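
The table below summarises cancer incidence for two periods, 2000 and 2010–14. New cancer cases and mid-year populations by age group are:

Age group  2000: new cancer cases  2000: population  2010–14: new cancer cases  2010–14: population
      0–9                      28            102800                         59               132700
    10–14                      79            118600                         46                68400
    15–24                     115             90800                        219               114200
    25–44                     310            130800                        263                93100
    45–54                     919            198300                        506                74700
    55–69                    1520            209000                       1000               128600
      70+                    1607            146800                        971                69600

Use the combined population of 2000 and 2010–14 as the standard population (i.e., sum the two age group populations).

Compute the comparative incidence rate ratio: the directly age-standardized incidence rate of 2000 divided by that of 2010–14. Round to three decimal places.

Age-specific rates per 100000 for 2000: 27.24, 66.61, 126.65, 237.00, 463.44, 727.27, 1094.69.
For 2010–14: 44.46, 67.25, 191.77, 282.49, 677.38, 777.60, 1395.11.
Combined standard total = 1678400; weights = 0.1403, 0.1114, 0.1221, 0.1334, 0.1627, 0.2011, 0.1289.
2000: 0.1403×27.24 + 0.1114×66.61 + 0.1221×126.65 + 0.1334×237.00 + 0.1627×463.44 + 0.2011×727.27 + 0.1289×1094.69 = 421.1365 per 100000.
2010–14: 0.1403×44.46 + 0.1114×67.25 + 0.1221×191.77 + 0.1334×282.49 + 0.1627×677.38 + 0.2011×777.60 + 0.1289×1395.11 = 521.3031 per 100000.
Ratio = 421.1365 ÷ 521.3031 = 0.80785.

0.808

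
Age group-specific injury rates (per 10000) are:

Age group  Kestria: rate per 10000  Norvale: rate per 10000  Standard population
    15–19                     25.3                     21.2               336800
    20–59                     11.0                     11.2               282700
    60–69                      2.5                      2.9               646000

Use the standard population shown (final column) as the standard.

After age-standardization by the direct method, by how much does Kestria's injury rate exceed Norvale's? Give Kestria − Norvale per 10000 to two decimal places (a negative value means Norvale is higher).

Standard total = 1265500; weights = 0.2661, 0.2234, 0.5105.
Kestria: 0.2661×25.3 + 0.2234×11.0 + 0.5105×2.5 = 10.4668 per 10000.
Norvale: 0.2661×21.2 + 0.2234×11.2 + 0.5105×2.9 = 9.6245 per 10000.
Difference = 10.4668 − 9.6245 = 0.8423.

0.84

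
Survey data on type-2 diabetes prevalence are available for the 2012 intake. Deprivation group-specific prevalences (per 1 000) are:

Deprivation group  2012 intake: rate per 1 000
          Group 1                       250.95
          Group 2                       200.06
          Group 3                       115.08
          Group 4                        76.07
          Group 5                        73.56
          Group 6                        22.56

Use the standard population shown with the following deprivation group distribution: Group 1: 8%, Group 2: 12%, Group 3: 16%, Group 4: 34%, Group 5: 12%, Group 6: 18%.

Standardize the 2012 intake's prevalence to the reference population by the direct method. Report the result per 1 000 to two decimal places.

Standard weights: 0.08, 0.12, 0.16, 0.34, 0.12, 0.18.
Standardized rate: 0.0800×250.95 + 0.1200×200.06 + 0.1600×115.08 + 0.3400×76.07 + 0.1200×73.56 + 0.1800×22.56 = 101.2478 per 1 000.

101.25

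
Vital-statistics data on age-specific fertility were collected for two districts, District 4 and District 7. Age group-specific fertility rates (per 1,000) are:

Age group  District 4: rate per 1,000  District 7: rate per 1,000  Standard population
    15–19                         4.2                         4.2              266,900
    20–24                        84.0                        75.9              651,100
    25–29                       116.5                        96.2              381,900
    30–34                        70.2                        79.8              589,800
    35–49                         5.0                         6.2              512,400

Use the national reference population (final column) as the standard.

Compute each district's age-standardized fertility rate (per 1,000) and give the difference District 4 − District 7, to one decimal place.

2.8

Standard total = 2,402,100; weights = 0.1111, 0.2711, 0.1590, 0.2455, 0.2133.
District 4: 0.1111×4.2 + 0.2711×84.0 + 0.1590×116.5 + 0.2455×70.2 + 0.2133×5.0 = 60.0602 per 1,000.
District 7: 0.1111×4.2 + 0.2711×75.9 + 0.1590×96.2 + 0.2455×79.8 + 0.2133×6.2 = 57.2504 per 1,000.
Difference = 60.0602 − 57.2504 = 2.8098.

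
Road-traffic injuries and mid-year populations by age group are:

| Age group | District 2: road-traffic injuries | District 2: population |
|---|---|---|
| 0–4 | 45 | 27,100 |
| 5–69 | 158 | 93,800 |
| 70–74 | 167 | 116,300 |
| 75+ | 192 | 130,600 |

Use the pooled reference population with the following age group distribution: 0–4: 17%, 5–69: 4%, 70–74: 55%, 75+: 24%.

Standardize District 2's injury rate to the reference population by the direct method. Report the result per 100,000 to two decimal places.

Age-specific rates per 100,000 for District 2: 166.05, 168.44, 143.59, 147.01.
Standard weights: 0.17, 0.04, 0.55, 0.24.
Standardized rate: 0.1700×166.05 + 0.0400×168.44 + 0.5500×143.59 + 0.2400×147.01 = 149.2266 per 100,000.

149.23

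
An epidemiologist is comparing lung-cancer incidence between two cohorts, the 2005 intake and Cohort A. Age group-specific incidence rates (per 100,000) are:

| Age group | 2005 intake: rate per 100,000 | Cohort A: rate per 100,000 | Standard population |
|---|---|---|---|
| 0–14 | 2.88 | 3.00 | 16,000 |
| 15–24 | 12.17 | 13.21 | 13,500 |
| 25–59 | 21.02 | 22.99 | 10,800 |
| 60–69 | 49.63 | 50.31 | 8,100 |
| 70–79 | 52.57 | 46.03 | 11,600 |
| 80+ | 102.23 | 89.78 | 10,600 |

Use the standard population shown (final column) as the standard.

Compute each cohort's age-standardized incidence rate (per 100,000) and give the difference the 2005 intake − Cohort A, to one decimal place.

Standard total = 70,600; weights = 0.2266, 0.1912, 0.1530, 0.1147, 0.1643, 0.1501.
The 2005 intake: 0.2266×2.88 + 0.1912×12.17 + 0.1530×21.02 + 0.1147×49.63 + 0.1643×52.57 + 0.1501×102.23 = 35.8760 per 100,000.
Cohort A: 0.2266×3.00 + 0.1912×13.21 + 0.1530×22.99 + 0.1147×50.31 + 0.1643×46.03 + 0.1501×89.78 = 33.5376 per 100,000.
Difference = 35.8760 − 33.5376 = 2.3384.

2.3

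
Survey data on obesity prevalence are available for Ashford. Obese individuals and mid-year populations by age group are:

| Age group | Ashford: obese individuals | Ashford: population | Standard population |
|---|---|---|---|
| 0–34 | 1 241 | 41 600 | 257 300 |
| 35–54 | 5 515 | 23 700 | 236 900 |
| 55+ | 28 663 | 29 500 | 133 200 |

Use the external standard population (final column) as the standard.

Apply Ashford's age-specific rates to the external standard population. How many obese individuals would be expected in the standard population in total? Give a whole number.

Age-specific rates per 1 000 for Ashford: 29.832, 232.700, 971.627.
Expected obese individuals = Σ (standard pop × age-specific rate ÷ 1 000)
= 257 300×29.832/1 000 + 236 900×232.700/1 000 + 133 200×971.627/1 000
= 7675.70 + 55126.73 + 129420.73 = 192223.17.

192223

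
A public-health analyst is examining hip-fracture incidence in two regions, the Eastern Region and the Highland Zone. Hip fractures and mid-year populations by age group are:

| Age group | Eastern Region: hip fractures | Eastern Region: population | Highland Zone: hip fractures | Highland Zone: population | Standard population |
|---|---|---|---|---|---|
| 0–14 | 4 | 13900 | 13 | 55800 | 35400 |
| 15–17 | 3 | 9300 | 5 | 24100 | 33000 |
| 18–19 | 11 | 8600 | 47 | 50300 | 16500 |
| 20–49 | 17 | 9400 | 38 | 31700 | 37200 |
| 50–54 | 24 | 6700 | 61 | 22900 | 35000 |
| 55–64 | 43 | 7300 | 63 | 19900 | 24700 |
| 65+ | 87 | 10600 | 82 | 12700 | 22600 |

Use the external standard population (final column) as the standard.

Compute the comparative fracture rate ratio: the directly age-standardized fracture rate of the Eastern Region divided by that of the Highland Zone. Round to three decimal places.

Age-specific rates per 100000 for the Eastern Region: 28.78, 32.26, 127.91, 180.85, 358.21, 589.04, 820.75.
For the Highland Zone: 23.30, 20.75, 93.44, 119.87, 266.38, 316.58, 645.67.
Standard total = 204400; weights = 0.1732, 0.1614, 0.0807, 0.1820, 0.1712, 0.1208, 0.1106.
The Eastern Region: 0.1732×28.78 + 0.1614×32.26 + 0.0807×127.91 + 0.1820×180.85 + 0.1712×358.21 + 0.1208×589.04 + 0.1106×820.75 = 276.6978 per 100000.
The Highland Zone: 0.1732×23.30 + 0.1614×20.75 + 0.0807×93.44 + 0.1820×119.87 + 0.1712×266.38 + 0.1208×316.58 + 0.1106×645.67 = 192.0025 per 100000.
Ratio = 276.6978 ÷ 192.0025 = 1.44112.

1.441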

----------

Within the data, count the lines that hold the word "fractures". Answer with the figure and nothing more.

2